__PROBLEM TO WORK ON__. Each record should be retyped word for word.

<<<<

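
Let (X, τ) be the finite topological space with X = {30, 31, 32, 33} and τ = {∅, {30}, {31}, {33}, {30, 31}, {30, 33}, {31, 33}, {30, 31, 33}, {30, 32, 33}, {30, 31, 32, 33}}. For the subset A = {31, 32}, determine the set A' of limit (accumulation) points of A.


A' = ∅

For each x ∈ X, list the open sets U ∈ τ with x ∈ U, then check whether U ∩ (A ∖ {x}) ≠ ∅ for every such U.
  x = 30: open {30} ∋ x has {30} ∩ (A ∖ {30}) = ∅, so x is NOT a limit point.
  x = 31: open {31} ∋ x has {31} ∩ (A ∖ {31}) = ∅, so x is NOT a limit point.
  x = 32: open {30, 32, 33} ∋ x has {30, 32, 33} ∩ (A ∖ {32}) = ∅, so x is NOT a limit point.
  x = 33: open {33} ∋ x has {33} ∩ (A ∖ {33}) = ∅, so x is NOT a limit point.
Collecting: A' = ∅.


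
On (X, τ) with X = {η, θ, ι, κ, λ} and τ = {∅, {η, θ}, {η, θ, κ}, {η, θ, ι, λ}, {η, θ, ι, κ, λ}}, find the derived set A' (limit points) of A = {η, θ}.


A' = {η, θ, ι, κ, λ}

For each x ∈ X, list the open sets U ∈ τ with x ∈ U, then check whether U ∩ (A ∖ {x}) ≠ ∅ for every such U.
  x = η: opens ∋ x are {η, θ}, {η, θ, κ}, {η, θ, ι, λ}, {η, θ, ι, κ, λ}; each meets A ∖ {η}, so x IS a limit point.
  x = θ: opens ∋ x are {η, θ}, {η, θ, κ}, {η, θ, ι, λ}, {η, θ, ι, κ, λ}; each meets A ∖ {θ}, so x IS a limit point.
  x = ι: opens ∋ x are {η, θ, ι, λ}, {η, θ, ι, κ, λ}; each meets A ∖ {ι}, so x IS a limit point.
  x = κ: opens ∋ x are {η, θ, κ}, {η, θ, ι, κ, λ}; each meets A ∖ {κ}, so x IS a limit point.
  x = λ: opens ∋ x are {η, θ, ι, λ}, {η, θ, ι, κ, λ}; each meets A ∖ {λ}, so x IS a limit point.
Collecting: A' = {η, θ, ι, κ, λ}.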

>>>>

__TASK RESULT__.
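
Let (X, τ) be the finite topological space with X = {30, 31, 32, 33} and τ = {∅, {30}, {31}, {33}, {30, 31}, {30, 33}, {31, 33}, {30, 31, 33}, {30, 32, 33}, {30, 31, 32, 33}}. For the subset A = {31, 32}, determine the set A' of limit (accumulation) points of A.


A' = ∅

For each x ∈ X, list the open sets U ∈ τ with x ∈ U, then check whether U ∩ (A ∖ {x}) ≠ ∅ for every such U.
  x = 30: open {30} ∋ x has {30} ∩ (A ∖ {30}) = ∅, so x is NOT a limit point.
  x = 31: open {31} ∋ x has {31} ∩ (A ∖ {31}) = ∅, so x is NOT a limit point.
  x = 32: open {30, 32, 33} ∋ x has {30, 32, 33} ∩ (A ∖ {32}) = ∅, so x is NOT a limit point.
  x = 33: open {33} ∋ x has {33} ∩ (A ∖ {33}) = ∅, so x is NOT a limit point.
Collecting: A' = ∅.


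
On (X, τ) with X = {η, θ, ι, κ, λ} and τ = {∅, {η, θ}, {η, θ, κ}, {η, θ, ι, λ}, {η, θ, ι, κ, λ}}, find the derived set A' (limit points) of A = {η, θ}.


A' = {η, θ, ι, κ, λ}

For each x ∈ X, list the open sets U ∈ τ with x ∈ U, then check whether U ∩ (A ∖ {x}) ≠ ∅ for every such U.
  x = η: opens ∋ x are {η, θ}, {η, θ, κ}, {η, θ, ι, λ}, {η, θ, ι, κ, λ}; each meets A ∖ {η}, so x IS a limit point.
  x = θ: opens ∋ x are {η, θ}, {η, θ, κ}, {η, θ, ι, λ}, {η, θ, ι, κ, λ}; each meets A ∖ {θ}, so x IS a limit point.
  x = ι: opens ∋ x are {η, θ, ι, λ}, {η, θ, ι, κ, λ}; each meets A ∖ {ι}, so x IS a limit point.
  x = κ: opens ∋ x are {η, θ, κ}, {η, θ, ι, κ, λ}; each meets A ∖ {κ}, so x IS a limit point.
  x = λ: opens ∋ x are {η, θ, ι, λ}, {η, θ, ι, κ, λ}; each meets A ∖ {λ}, so x IS a limit point.
Collecting: A' = {η, θ, ι, κ, λ}.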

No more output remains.